### DIRECTIONS FOR THIS TASK:
Everything from the line containing "Using a labeled" to the final line of the records below should be given again exactly, and nothing else.

### MATERIAL FOR THIS TASK:
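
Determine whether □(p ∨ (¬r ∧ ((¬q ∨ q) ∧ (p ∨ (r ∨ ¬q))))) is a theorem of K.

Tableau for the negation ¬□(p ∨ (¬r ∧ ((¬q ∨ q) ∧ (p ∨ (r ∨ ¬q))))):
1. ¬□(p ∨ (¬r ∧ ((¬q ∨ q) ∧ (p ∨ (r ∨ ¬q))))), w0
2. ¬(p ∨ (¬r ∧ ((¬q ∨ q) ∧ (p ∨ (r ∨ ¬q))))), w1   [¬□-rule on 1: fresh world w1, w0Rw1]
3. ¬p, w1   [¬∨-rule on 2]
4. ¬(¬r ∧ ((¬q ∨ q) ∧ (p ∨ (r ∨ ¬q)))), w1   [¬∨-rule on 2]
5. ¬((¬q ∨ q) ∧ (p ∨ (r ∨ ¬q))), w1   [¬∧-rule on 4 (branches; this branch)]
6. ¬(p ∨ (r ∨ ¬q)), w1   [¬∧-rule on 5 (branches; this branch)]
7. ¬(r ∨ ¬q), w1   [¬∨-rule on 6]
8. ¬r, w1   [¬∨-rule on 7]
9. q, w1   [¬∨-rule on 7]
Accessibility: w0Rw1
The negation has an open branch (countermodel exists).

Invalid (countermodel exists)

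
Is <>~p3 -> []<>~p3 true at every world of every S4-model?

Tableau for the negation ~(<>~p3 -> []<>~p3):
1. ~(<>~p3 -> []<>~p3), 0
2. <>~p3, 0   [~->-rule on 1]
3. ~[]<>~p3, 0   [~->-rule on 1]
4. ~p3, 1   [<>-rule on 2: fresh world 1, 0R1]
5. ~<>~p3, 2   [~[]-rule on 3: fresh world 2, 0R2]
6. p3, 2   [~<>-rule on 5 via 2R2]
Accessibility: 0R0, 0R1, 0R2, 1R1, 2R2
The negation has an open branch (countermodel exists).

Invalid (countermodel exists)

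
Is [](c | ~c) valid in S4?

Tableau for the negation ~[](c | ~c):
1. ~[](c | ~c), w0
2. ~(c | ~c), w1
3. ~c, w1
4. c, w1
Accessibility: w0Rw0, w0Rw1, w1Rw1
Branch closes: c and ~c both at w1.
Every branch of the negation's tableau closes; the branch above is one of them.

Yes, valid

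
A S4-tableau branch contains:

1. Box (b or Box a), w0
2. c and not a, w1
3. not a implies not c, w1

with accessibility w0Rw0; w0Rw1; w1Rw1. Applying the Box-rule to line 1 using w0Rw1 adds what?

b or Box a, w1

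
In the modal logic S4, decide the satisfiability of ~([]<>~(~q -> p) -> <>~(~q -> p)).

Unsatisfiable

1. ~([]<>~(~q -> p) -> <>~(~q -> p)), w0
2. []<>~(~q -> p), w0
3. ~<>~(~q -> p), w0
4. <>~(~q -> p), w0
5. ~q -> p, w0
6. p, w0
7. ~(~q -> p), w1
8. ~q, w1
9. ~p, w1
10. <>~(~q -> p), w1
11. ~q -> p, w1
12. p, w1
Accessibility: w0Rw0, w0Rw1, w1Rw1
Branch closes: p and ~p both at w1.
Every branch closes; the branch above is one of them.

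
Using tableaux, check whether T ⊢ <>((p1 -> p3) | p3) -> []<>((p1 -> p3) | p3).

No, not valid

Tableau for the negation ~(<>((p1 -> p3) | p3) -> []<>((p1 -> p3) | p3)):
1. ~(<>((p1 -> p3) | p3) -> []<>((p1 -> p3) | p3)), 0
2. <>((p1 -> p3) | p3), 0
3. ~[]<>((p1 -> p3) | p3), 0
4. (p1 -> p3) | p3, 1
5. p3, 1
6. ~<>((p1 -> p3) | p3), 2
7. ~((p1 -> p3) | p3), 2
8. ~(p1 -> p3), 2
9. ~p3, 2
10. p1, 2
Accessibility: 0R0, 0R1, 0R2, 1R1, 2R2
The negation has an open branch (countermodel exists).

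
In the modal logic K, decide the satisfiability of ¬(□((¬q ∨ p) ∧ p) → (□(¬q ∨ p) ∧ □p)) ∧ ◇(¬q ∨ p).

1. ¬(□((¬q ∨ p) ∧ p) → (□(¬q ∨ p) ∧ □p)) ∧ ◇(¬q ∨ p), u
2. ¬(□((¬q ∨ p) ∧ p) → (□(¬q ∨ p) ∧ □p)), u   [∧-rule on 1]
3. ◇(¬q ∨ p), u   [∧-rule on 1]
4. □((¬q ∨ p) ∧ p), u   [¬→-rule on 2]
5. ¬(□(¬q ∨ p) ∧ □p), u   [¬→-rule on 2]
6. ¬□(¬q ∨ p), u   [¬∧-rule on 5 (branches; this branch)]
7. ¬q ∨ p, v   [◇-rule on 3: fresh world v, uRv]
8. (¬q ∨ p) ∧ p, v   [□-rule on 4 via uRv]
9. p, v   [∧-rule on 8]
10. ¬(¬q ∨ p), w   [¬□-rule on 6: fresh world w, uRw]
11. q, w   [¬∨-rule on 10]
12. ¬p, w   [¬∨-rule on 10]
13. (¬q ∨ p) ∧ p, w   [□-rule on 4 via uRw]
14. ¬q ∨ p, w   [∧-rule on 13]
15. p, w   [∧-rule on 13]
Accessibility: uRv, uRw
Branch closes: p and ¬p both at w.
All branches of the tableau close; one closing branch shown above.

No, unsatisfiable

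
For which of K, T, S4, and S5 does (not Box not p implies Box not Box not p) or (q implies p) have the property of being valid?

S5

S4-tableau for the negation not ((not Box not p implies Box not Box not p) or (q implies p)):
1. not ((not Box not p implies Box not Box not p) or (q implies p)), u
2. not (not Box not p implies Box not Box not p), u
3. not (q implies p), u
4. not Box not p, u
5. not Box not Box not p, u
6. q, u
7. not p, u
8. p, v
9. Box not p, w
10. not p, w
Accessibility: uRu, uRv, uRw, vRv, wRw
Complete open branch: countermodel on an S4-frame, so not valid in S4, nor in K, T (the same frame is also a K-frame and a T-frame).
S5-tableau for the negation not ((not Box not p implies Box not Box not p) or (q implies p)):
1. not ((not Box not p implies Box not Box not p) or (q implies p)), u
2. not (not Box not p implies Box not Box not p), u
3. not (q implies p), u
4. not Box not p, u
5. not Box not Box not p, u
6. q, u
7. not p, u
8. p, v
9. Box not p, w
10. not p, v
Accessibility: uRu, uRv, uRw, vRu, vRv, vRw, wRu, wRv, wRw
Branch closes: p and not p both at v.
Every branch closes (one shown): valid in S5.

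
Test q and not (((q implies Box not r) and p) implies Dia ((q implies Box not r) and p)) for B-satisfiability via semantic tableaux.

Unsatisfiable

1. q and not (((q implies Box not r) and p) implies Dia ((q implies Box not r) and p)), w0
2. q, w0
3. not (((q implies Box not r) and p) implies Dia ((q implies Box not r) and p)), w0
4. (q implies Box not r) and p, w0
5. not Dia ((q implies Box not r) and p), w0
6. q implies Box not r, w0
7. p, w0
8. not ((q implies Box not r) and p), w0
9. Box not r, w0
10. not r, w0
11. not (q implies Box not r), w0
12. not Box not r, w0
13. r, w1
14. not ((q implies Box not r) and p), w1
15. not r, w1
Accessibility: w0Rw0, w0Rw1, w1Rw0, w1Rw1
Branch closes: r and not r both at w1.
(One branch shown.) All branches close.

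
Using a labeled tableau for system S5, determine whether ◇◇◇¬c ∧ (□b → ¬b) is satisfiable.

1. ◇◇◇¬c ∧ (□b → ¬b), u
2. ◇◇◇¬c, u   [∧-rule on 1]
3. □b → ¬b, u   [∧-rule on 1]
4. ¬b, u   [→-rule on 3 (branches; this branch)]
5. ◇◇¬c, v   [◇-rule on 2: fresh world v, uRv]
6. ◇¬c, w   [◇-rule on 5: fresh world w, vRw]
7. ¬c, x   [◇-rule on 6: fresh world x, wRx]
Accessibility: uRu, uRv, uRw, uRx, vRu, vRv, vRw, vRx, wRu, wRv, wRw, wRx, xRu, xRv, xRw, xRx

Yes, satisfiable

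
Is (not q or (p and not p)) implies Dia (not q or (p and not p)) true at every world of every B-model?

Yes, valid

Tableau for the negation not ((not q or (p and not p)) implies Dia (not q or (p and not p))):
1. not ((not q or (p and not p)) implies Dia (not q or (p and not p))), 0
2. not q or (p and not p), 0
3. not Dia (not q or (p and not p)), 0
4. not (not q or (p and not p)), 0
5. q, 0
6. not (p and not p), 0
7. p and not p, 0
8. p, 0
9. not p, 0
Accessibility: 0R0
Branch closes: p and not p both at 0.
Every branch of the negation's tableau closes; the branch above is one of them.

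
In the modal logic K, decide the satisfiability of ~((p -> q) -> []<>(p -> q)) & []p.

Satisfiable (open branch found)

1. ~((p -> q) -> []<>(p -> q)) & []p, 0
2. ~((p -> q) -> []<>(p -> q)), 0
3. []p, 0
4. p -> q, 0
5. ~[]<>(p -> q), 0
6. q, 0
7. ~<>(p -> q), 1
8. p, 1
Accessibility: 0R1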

### SOLVED PROBLEM:
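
Using a labeled tableau for system S5, determine whether ◇◇◇¬c ∧ (□b → ¬b) is satisfiable.

1. ◇◇◇¬c ∧ (□b → ¬b), u
2. ◇◇◇¬c, u   [∧-rule on 1]
3. □b → ¬b, u   [∧-rule on 1]
4. ¬b, u   [→-rule on 3 (branches; this branch)]
5. ◇◇¬c, v   [◇-rule on 2: fresh world v, uRv]
6. ◇¬c, w   [◇-rule on 5: fresh world w, vRw]
7. ¬c, x   [◇-rule on 6: fresh world x, wRx]
Accessibility: uRu, uRv, uRw, uRx, vRu, vRv, vRw, vRx, wRu, wRv, wRw, wRx, xRu, xRv, xRw, xRx

Yes, satisfiable

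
Is (not q or (p and not p)) implies Dia (not q or (p and not p)) true at every world of every B-model?

Yes, valid

Tableau for the negation not ((not q or (p and not p)) implies Dia (not q or (p and not p))):
1. not ((not q or (p and not p)) implies Dia (not q or (p and not p))), 0
2. not q or (p and not p), 0
3. not Dia (not q or (p and not p)), 0
4. not (not q or (p and not p)), 0
5. q, 0
6. not (p and not p), 0
7. p and not p, 0
8. p, 0
9. not p, 0
Accessibility: 0R0
Branch closes: p and not p both at 0.
Every branch of the negation's tableau closes; the branch above is one of them.

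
In the modal logic K, decide the satisfiability of ~((p -> q) -> []<>(p -> q)) & []p.

Satisfiable (open branch found)

1. ~((p -> q) -> []<>(p -> q)) & []p, 0
2. ~((p -> q) -> []<>(p -> q)), 0
3. []p, 0
4. p -> q, 0
5. ~[]<>(p -> q), 0
6. q, 0
7. ~<>(p -> q), 1
8. p, 1
Accessibility: 0R1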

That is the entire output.